| What is being asked |
Repeat the records below exactly.

[Entries taken from a collection]
------------------------
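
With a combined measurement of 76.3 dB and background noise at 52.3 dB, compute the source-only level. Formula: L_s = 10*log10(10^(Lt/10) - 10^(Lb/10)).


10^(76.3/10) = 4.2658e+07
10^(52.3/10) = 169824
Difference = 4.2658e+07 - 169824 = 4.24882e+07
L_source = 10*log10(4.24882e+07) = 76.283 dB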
------------------------
| Result of this exercise |
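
With a combined measurement of 76.3 dB and background noise at 52.3 dB, compute the source-only level. Formula: L_s = 10*log10(10^(Lt/10) - 10^(Lb/10)).


10^(76.3/10) = 4.2658e+07
10^(52.3/10) = 169824
Difference = 4.2658e+07 - 169824 = 4.24882e+07
L_source = 10*log10(4.24882e+07) = 76.283 dB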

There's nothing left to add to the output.